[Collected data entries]
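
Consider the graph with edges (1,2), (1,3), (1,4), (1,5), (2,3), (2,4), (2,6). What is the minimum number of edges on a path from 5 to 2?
2 (path: 5 -> 1 -> 2, 2 edges)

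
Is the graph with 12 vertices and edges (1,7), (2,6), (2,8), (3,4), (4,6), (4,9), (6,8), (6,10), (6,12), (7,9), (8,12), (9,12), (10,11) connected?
No, it has 2 components: {1, 2, 3, 4, 6, 7, 8, 9, 10, 11, 12}, {5}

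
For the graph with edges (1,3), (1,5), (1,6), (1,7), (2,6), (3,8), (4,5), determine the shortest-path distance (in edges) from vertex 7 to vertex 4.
3 (path: 7 -> 1 -> 5 -> 4, 3 edges)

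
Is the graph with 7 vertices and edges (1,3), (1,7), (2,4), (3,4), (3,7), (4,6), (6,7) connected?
No, it has 2 components: {1, 2, 3, 4, 6, 7}, {5}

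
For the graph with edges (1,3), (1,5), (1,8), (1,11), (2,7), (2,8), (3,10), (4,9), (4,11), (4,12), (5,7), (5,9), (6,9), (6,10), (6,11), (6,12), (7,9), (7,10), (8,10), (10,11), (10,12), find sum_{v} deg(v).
42 (handshake: sum of degrees = 2|E| = 2 x 21 = 42)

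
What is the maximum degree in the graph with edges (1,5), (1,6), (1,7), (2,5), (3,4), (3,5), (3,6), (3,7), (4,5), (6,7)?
4 (attained at vertices 3, 5)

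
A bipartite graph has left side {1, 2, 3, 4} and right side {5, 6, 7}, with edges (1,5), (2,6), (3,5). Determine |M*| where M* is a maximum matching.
2 (matching: (1,5), (2,6); upper bound min(|L|,|R|) = min(4,3) = 3)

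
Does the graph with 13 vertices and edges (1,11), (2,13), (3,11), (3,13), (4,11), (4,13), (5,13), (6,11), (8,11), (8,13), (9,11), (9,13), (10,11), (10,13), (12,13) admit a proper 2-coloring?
Yes. Partition: {1, 2, 3, 4, 5, 6, 7, 8, 9, 10, 12}, {11, 13}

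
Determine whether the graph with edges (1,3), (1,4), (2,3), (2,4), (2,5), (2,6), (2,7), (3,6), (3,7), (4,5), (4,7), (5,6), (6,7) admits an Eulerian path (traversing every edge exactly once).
Yes (the graph is connected and exactly 2 vertices have odd degree: {2, 5}; any Eulerian path must start and end at those)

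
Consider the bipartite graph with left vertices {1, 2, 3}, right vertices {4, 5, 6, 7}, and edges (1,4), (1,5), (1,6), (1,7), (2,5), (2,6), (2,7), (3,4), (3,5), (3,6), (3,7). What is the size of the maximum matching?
3 (matching: (1,7), (2,6), (3,5); upper bound min(|L|,|R|) = min(3,4) = 3)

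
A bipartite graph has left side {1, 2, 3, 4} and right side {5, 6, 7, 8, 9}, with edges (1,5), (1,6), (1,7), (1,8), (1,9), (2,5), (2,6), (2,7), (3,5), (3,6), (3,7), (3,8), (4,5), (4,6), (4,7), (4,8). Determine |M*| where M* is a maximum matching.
4 (matching: (1,9), (2,7), (3,8), (4,6); upper bound min(|L|,|R|) = min(4,5) = 4)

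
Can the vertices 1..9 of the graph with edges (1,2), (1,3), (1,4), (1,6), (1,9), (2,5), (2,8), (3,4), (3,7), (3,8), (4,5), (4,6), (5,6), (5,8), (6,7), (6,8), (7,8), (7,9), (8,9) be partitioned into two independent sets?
No (odd cycle of length 3: 4 -> 1 -> 3 -> 4)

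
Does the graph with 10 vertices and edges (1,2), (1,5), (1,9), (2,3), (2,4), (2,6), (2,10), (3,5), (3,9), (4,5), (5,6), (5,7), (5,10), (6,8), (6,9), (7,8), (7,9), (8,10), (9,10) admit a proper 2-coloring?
Yes. Partition: {1, 3, 4, 6, 7, 10}, {2, 5, 8, 9}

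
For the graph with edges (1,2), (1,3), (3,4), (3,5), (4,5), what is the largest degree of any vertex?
3 (attained at vertex 3)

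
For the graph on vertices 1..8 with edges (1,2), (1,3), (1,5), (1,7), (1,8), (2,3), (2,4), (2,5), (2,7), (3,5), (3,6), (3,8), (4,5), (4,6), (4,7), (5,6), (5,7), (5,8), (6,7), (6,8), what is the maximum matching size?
4 (matching: (1,2), (3,8), (4,7), (5,6); upper bound floor(n/2) = floor(8/2) = 4)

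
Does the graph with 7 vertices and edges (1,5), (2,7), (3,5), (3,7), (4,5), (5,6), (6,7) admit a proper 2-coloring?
Yes. Partition: {1, 2, 3, 4, 6}, {5, 7}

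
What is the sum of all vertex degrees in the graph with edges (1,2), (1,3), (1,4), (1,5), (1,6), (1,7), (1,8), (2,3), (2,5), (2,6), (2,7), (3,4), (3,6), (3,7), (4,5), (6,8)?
32 (handshake: sum of degrees = 2|E| = 2 x 16 = 32)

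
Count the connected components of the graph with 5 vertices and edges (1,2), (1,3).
3 (components: {1, 2, 3}, {4}, {5})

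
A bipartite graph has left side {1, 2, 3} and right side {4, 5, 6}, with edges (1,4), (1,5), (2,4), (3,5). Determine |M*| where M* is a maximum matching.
2 (matching: (1,5), (2,4); upper bound min(|L|,|R|) = min(3,3) = 3)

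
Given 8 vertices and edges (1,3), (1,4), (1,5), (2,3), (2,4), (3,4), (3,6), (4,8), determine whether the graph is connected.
No, it has 2 components: {1, 2, 3, 4, 5, 6, 8}, {7}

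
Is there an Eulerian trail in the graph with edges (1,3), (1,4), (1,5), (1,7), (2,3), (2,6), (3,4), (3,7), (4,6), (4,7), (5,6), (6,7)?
Yes — and in fact it has an Eulerian circuit (the graph is connected and all 7 vertices have even degree)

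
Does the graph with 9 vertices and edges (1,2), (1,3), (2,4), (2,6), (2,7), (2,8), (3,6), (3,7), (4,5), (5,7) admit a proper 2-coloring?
Yes. Partition: {1, 4, 6, 7, 8, 9}, {2, 3, 5}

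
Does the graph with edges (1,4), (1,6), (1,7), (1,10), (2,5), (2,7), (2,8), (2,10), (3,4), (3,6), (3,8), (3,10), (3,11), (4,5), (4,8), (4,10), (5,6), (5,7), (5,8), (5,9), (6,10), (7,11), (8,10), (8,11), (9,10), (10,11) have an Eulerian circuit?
No (2 vertices have odd degree: {3, 4}; Eulerian circuit requires 0)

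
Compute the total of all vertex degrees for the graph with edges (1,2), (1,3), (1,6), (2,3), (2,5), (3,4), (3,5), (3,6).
16 (handshake: sum of degrees = 2|E| = 2 x 8 = 16)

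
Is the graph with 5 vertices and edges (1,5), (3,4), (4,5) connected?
No, it has 2 components: {1, 3, 4, 5}, {2}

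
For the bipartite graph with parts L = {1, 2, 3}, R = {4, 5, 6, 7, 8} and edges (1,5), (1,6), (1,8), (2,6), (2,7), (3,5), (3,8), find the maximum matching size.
3 (matching: (1,6), (2,7), (3,8); upper bound min(|L|,|R|) = min(3,5) = 3)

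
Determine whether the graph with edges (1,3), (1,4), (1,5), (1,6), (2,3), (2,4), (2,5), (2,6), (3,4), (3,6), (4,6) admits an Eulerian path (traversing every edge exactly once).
Yes — and in fact it has an Eulerian circuit (the graph is connected and all 6 vertices have even degree)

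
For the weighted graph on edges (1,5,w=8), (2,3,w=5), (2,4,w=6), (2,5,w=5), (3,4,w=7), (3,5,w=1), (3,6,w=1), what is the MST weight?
21 (MST edges: (1,5,w=8), (2,3,w=5), (2,4,w=6), (3,5,w=1), (3,6,w=1); sum of weights 8 + 5 + 6 + 1 + 1 = 21)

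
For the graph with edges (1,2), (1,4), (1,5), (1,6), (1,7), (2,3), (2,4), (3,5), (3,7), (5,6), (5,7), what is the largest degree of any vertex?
5 (attained at vertex 1)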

* _WORK INSTRUCTIONS_: Output the line containing "Is the graph with 5" and all lines after it to the end of the records, exactly as given.

* _RESPONSE TO THE TASK_:
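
Is the graph with 5 vertices and edges (1,5), (3,4), (4,5) connected?
No, it has 2 components: {1, 3, 4, 5}, {2}

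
For the bipartite graph with parts L = {1, 2, 3}, R = {4, 5, 6, 7, 8} and edges (1,5), (1,6), (1,8), (2,6), (2,7), (3,5), (3,8), find the maximum matching size.
3 (matching: (1,6), (2,7), (3,8); upper bound min(|L|,|R|) = min(3,5) = 3)

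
Determine whether the graph with edges (1,3), (1,4), (1,5), (1,6), (2,3), (2,4), (2,5), (2,6), (3,4), (3,6), (4,6) admits an Eulerian path (traversing every edge exactly once).
Yes — and in fact it has an Eulerian circuit (the graph is connected and all 6 vertices have even degree)

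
For the weighted graph on edges (1,5,w=8), (2,3,w=5), (2,4,w=6), (2,5,w=5), (3,4,w=7), (3,5,w=1), (3,6,w=1), what is the MST weight?
21 (MST edges: (1,5,w=8), (2,3,w=5), (2,4,w=6), (3,5,w=1), (3,6,w=1); sum of weights 8 + 5 + 6 + 1 + 1 = 21)

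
For the graph with edges (1,2), (1,4), (1,5), (1,6), (1,7), (2,3), (2,4), (3,5), (3,7), (5,6), (5,7), what is the largest degree of any vertex?
5 (attained at vertex 1)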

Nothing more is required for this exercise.